Exercise details
Write out, as an exact transcription, the line that has "A study compares" and each line after it through the end of the data below.

--- Records Enclosed Below ---

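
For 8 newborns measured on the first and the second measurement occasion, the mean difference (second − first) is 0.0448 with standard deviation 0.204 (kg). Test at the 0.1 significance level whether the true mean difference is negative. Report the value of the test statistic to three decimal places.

H0: μ_d = 0; H1: μ_d < 0 (paired t-test on the differences, left-tailed).
t = d̄/(s_d/√n) = 0.0448/(0.204/√8) = 0.621
df = n − 1 = 7
p-value = P(T ≤ 0.621) ≈ 0.723
Since p ≈ 0.723 > α = 0.1, fail to reject H0; the evidence is not statistically significant.

0.621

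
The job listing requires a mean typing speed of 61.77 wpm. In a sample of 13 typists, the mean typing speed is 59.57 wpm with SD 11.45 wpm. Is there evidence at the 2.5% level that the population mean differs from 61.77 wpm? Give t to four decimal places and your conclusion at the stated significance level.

t = -0.6928; fail to reject H0

H0: μ = 61.77; H1: μ ≠ 61.77 (one-sample t-test, two-sided).
t = (x̄ − μ₀)/(s/√n) = (59.57 − 61.77)/(11.45/√13) = -0.6928
df = n − 1 = 12
Two-sided p-value ≈ 0.5016
Since p ≈ 0.5016 > α = 0.025, fail to reject H0; the data do not provide sufficient evidence against H0.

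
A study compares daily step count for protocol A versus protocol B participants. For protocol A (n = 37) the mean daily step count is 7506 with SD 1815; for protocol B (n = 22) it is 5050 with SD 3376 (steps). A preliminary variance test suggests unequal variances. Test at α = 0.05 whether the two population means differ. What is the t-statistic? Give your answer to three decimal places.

3.152

Let group 1 = protocol A, group 2 = protocol B. H0: μ_1 = μ_2; H1: μ_1 ≠ μ_2 (Welch's two-sample t-test, two-sided).
t = (x̄_1 − x̄_2)/√(s_1²/n_1 + s_2²/n_2) = (7506 − 5050)/√(1815²/37 + 3376²/22) = 3.152
Welch–Satterthwaite df ≈ 28.35
Two-sided p-value ≈ 0.004
Since p ≈ 0.004 < α = 0.05, reject H0; the evidence is statistically significant.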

--- End of Enclosed Records ---

Exercise solution
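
A study compares daily step count for protocol A versus protocol B participants. For protocol A (n = 37) the mean daily step count is 7506 with SD 1815; for protocol B (n = 22) it is 5050 with SD 3376 (steps). A preliminary variance test suggests unequal variances. Test at α = 0.05 whether the two population means differ. What is the t-statistic? Give your answer to three decimal places.

3.152

Let group 1 = protocol A, group 2 = protocol B. H0: μ_1 = μ_2; H1: μ_1 ≠ μ_2 (Welch's two-sample t-test, two-sided).
t = (x̄_1 − x̄_2)/√(s_1²/n_1 + s_2²/n_2) = (7506 − 5050)/√(1815²/37 + 3376²/22) = 3.152
Welch–Satterthwaite df ≈ 28.35
Two-sided p-value ≈ 0.004
Since p ≈ 0.004 < α = 0.05, reject H0; the evidence is statistically significant.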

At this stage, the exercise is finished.